WORK ITEM =
Extract every line below, verbatim.

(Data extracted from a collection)
= = = = =

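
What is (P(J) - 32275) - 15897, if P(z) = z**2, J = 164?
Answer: -21276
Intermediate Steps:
(P(J) - 32275) - 15897 = (164**2 - 32275) - 15897 = (26896 - 32275) - 15897 = -5379 - 15897 = -21276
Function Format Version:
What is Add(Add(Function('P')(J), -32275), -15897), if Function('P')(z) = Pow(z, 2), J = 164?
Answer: -21276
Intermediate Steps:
Add(Add(Function('P')(J), -32275), -15897) = Add(Add(Pow(164, 2), -32275), -15897) = Add(Add(26896, -32275), -15897) = Add(-5379, -15897) = -21276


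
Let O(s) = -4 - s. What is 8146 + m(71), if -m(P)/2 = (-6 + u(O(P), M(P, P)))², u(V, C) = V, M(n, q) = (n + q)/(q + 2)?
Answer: -4976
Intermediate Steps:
M(n, q) = (n + q)/(2 + q)
m(P) = -2*(-10 - P)² (m(P) = -2*(-6 + (-4 - P))² = -2*(-10 - P)²)
8146 + m(71) = 8146 - 2*(10 + 71)² = 8146 - 2*81² = 8146 - 2*6561 = 8146 - 13122 = -4976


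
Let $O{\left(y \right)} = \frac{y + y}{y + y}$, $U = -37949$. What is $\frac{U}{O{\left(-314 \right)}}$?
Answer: $-37949$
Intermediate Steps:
$O{\left(y \right)} = 1$ ($O{\left(y \right)} = \frac{2 y}{2 y} = 2 y \frac{1}{2 y} = 1$)
$\frac{U}{O{\left(-314 \right)}} = - \frac{37949}{1} = \left(-37949\right) 1 = -37949$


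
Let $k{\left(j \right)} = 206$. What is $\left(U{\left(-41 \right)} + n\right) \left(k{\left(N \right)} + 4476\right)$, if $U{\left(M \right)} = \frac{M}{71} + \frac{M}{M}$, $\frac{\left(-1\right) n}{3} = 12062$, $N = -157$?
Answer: $- \frac{12028882032}{71} \approx -1.6942 \cdot 10^{8}$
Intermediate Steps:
$n = -36186$ ($n = \left(-3\right) 12062 = -36186$)
$U{\left(M \right)} = 1 + \frac{M}{71}$ ($U{\left(M \right)} = M \frac{1}{71} + 1 = \frac{M}{71} + 1 = 1 + \frac{M}{71}$)
$\left(U{\left(-41 \right)} + n\right) \left(k{\left(N \right)} + 4476\right) = \left(\left(1 + \frac{1}{71} \left(-41\right)\right) - 36186\right) \left(206 + 4476\right) = \left(\left(1 - \frac{41}{71}\right) - 36186\right) 4682 = \left(\frac{30}{71} - 36186\right) 4682 = \left(- \frac{2569176}{71}\right) 4682 = - \frac{12028882032}{71}$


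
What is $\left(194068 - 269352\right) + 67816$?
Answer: $-7468$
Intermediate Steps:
$\left(194068 - 269352\right) + 67816 = -75284 + 67816 = -7468$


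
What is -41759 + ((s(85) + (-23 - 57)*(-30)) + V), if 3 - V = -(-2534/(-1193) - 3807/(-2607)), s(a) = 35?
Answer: -40761033194/1036717 ≈ -39317.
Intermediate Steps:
V = 6826114/1036717 (V = 3 - (-1)*(-2534/(-1193) - 3807/(-2607)) = 3 - (-1)*(-2534*(-1/1193) - 3807*(-1/2607)) = 3 - (-1)*(2534/1193 + 1269/869) = 3 - (-1)*3715963/1036717 = 3 - 1*(-3715963/1036717) = 3 + 3715963/1036717 = 6826114/1036717 ≈ 6.5844)
-41759 + ((s(85) + (-23 - 57)*(-30)) + V) = -41759 + ((35 + (-23 - 57)*(-30)) + 6826114/1036717) = -41759 + ((35 - 80*(-30)) + 6826114/1036717) = -41759 + ((35 + 2400) + 6826114/1036717) = -41759 + (2435 + 6826114/1036717) = -41759 + 2531232009/1036717 = -40761033194/1036717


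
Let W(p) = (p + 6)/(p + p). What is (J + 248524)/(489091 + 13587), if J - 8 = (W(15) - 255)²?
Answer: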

= = = = =

EXERCISE ANSWER =
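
What is (P(J) - 32275) - 15897, if P(z) = z**2, J = 164?
Answer: -21276
Intermediate Steps:
(P(J) - 32275) - 15897 = (164**2 - 32275) - 15897 = (26896 - 32275) - 15897 = -5379 - 15897 = -21276
Function Format Version:
What is Add(Add(Function('P')(J), -32275), -15897), if Function('P')(z) = Pow(z, 2), J = 164?
Answer: -21276
Intermediate Steps:
Add(Add(Function('P')(J), -32275), -15897) = Add(Add(Pow(164, 2), -32275), -15897) = Add(Add(26896, -32275), -15897) = Add(-5379, -15897) = -21276


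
Let O(s) = -4 - s. What is 8146 + m(71), if -m(P)/2 = (-6 + u(O(P), M(P, P)))², u(V, C) = V, M(n, q) = (n + q)/(q + 2)?
Answer: -4976
Intermediate Steps:
M(n, q) = (n + q)/(2 + q)
m(P) = -2*(-10 - P)² (m(P) = -2*(-6 + (-4 - P))² = -2*(-10 - P)²)
8146 + m(71) = 8146 - 2*(10 + 71)² = 8146 - 2*81² = 8146 - 2*6561 = 8146 - 13122 = -4976


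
Let $O{\left(y \right)} = \frac{y + y}{y + y}$, $U = -37949$. What is $\frac{U}{O{\left(-314 \right)}}$?
Answer: $-37949$
Intermediate Steps:
$O{\left(y \right)} = 1$ ($O{\left(y \right)} = \frac{2 y}{2 y} = 2 y \frac{1}{2 y} = 1$)
$\frac{U}{O{\left(-314 \right)}} = - \frac{37949}{1} = \left(-37949\right) 1 = -37949$


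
Let $k{\left(j \right)} = 206$. What is $\left(U{\left(-41 \right)} + n\right) \left(k{\left(N \right)} + 4476\right)$, if $U{\left(M \right)} = \frac{M}{71} + \frac{M}{M}$, $\frac{\left(-1\right) n}{3} = 12062$, $N = -157$?
Answer: $- \frac{12028882032}{71} \approx -1.6942 \cdot 10^{8}$
Intermediate Steps:
$n = -36186$ ($n = \left(-3\right) 12062 = -36186$)
$U{\left(M \right)} = 1 + \frac{M}{71}$ ($U{\left(M \right)} = M \frac{1}{71} + 1 = \frac{M}{71} + 1 = 1 + \frac{M}{71}$)
$\left(U{\left(-41 \right)} + n\right) \left(k{\left(N \right)} + 4476\right) = \left(\left(1 + \frac{1}{71} \left(-41\right)\right) - 36186\right) \left(206 + 4476\right) = \left(\left(1 - \frac{41}{71}\right) - 36186\right) 4682 = \left(\frac{30}{71} - 36186\right) 4682 = \left(- \frac{2569176}{71}\right) 4682 = - \frac{12028882032}{71}$


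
What is $\left(194068 - 269352\right) + 67816$?
Answer: $-7468$
Intermediate Steps:
$\left(194068 - 269352\right) + 67816 = -75284 + 67816 = -7468$


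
What is -41759 + ((s(85) + (-23 - 57)*(-30)) + V), if 3 - V = -(-2534/(-1193) - 3807/(-2607)), s(a) = 35?
Answer: -40761033194/1036717 ≈ -39317.
Intermediate Steps:
V = 6826114/1036717 (V = 3 - (-1)*(-2534/(-1193) - 3807/(-2607)) = 3 - (-1)*(-2534*(-1/1193) - 3807*(-1/2607)) = 3 - (-1)*(2534/1193 + 1269/869) = 3 - (-1)*3715963/1036717 = 3 - 1*(-3715963/1036717) = 3 + 3715963/1036717 = 6826114/1036717 ≈ 6.5844)
-41759 + ((s(85) + (-23 - 57)*(-30)) + V) = -41759 + ((35 + (-23 - 57)*(-30)) + 6826114/1036717) = -41759 + ((35 - 80*(-30)) + 6826114/1036717) = -41759 + ((35 + 2400) + 6826114/1036717) = -41759 + (2435 + 6826114/1036717) = -41759 + 2531232009/1036717 = -40761033194/1036717


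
Let W(p) = (p + 6)/(p + p). What is (J + 248524)/(489091 + 13587), if J - 8 = (W(15) - 255)²?
Answer: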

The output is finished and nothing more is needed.